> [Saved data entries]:
* * * * * * *
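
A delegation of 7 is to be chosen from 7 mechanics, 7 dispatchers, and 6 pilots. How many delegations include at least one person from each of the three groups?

Total 7-person selections from all 20: C(20,7) = 77520.
Subtract selections that omit an entire group: no mechanics → C(13,7) = 1716; no dispatchers → C(13,7) = 1716; no pilots → C(14,7) = 3432.
Add back selections omitting two groups (i.e. drawn from a single group): C(7,7) + C(7,7) + C(6,7) = 2.
By inclusion–exclusion: 77520 − 6864 + 2 = 70658.

70658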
* * * * * * *
> [Task to complete]: Repeat all the records without altering a single word.

> [Task response]:
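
A delegation of 7 is to be chosen from 7 mechanics, 7 dispatchers, and 6 pilots. How many delegations include at least one person from each of the three groups?

Total 7-person selections from all 20: C(20,7) = 77520.
Subtract selections that omit an entire group: no mechanics → C(13,7) = 1716; no dispatchers → C(13,7) = 1716; no pilots → C(14,7) = 3432.
Add back selections omitting two groups (i.e. drawn from a single group): C(7,7) + C(7,7) + C(6,7) = 2.
By inclusion–exclusion: 77520 − 6864 + 2 = 70658.

70658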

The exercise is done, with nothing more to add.